Segment Start: Dataset content

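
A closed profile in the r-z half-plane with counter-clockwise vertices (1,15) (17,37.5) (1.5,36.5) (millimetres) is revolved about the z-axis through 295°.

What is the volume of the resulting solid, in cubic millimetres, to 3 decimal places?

Profile (r,z), 3 vertices: (1,15) (17,37.5) (1.5,36.5)
edge 0: (1,15)→(17,37.5)  cross = 1·37.5 − 17·15 = -217.5000; (r_i+r_j)·cross = 18·-217.5000 = -3915.0000
edge 1: (17,37.5)→(1.5,36.5)  cross = 17·36.5 − 1.5·37.5 = 564.2500; (r_i+r_j)·cross = 18.5·564.2500 = 10438.6250
edge 2: (1.5,36.5)→(1,15)  cross = 1.5·15 − 1·36.5 = -14.0000; (r_i+r_j)·cross = 2.5·-14.0000 = -35.0000
Σcross = 332.7500 → A = |Σcross|/2 = 166.3750 mm²
Σ(r_i+r_j)·cross = 6488.6250 → first moment M = |Σ|/6 = 1081.4375
R_c = M/A = 1081.4375/166.3750 = 6.5000 mm
θ = 295° = 5.148721 rad
V = θ·R_c·A = 5.148721·6.5000·166.3750 = 5568.020 mm³

Volume = 5568.020 mm³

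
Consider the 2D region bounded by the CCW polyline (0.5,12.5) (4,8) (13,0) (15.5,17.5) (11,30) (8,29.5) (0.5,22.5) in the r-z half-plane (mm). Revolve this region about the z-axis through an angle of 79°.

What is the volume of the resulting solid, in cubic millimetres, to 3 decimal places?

Volume = 3386.157 mm³

Profile (r,z), 7 vertices: (0.5,12.5) (4,8) (13,0) (15.5,17.5) (11,30) (8,29.5) (0.5,22.5)
edge 0: (0.5,12.5)→(4,8)  cross = 0.5·8 − 4·12.5 = -46.0000; (r_i+r_j)·cross = 4.5·-46.0000 = -207.0000
edge 1: (4,8)→(13,0)  cross = 4·0 − 13·8 = -104.0000; (r_i+r_j)·cross = 17·-104.0000 = -1768.0000
edge 2: (13,0)→(15.5,17.5)  cross = 13·17.5 − 15.5·0 = 227.5000; (r_i+r_j)·cross = 28.5·227.5000 = 6483.7500
edge 3: (15.5,17.5)→(11,30)  cross = 15.5·30 − 11·17.5 = 272.5000; (r_i+r_j)·cross = 26.5·272.5000 = 7221.2500
edge 4: (11,30)→(8,29.5)  cross = 11·29.5 − 8·30 = 84.5000; (r_i+r_j)·cross = 19·84.5000 = 1605.5000
edge 5: (8,29.5)→(0.5,22.5)  cross = 8·22.5 − 0.5·29.5 = 165.2500; (r_i+r_j)·cross = 8.5·165.2500 = 1404.6250
edge 6: (0.5,22.5)→(0.5,12.5)  cross = 0.5·12.5 − 0.5·22.5 = -5.0000; (r_i+r_j)·cross = 1·-5.0000 = -5.0000
Σcross = 594.7500 → A = |Σcross|/2 = 297.3750 mm²
Σ(r_i+r_j)·cross = 14735.1250 → first moment M = |Σ|/6 = 2455.8542
R_c = M/A = 2455.8542/297.3750 = 8.2584 mm
θ = 79° = 1.378810 rad
V = θ·R_c·A = 1.378810·8.2584·297.3750 = 3386.157 mm³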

Segment End: Dataset content

■ Problem to solve
Your answer must consist only of the lines from the start of the records above through the line with "Consider the 2D", each retyped exactly.

■ Result below
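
A closed profile in the r-z half-plane with counter-clockwise vertices (1,15) (17,37.5) (1.5,36.5) (millimetres) is revolved about the z-axis through 295°.

What is the volume of the resulting solid, in cubic millimetres, to 3 decimal places?

Profile (r,z), 3 vertices: (1,15) (17,37.5) (1.5,36.5)
edge 0: (1,15)→(17,37.5)  cross = 1·37.5 − 17·15 = -217.5000; (r_i+r_j)·cross = 18·-217.5000 = -3915.0000
edge 1: (17,37.5)→(1.5,36.5)  cross = 17·36.5 − 1.5·37.5 = 564.2500; (r_i+r_j)·cross = 18.5·564.2500 = 10438.6250
edge 2: (1.5,36.5)→(1,15)  cross = 1.5·15 − 1·36.5 = -14.0000; (r_i+r_j)·cross = 2.5·-14.0000 = -35.0000
Σcross = 332.7500 → A = |Σcross|/2 = 166.3750 mm²
Σ(r_i+r_j)·cross = 6488.6250 → first moment M = |Σ|/6 = 1081.4375
R_c = M/A = 1081.4375/166.3750 = 6.5000 mm
θ = 295° = 5.148721 rad
V = θ·R_c·A = 5.148721·6.5000·166.3750 = 5568.020 mm³

Volume = 5568.020 mm³

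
Consider the 2D region bounded by the CCW polyline (0.5,12.5) (4,8) (13,0) (15.5,17.5) (11,30) (8,29.5) (0.5,22.5) in the r-z half-plane (mm). Revolve this region about the z-axis through an angle of 79°.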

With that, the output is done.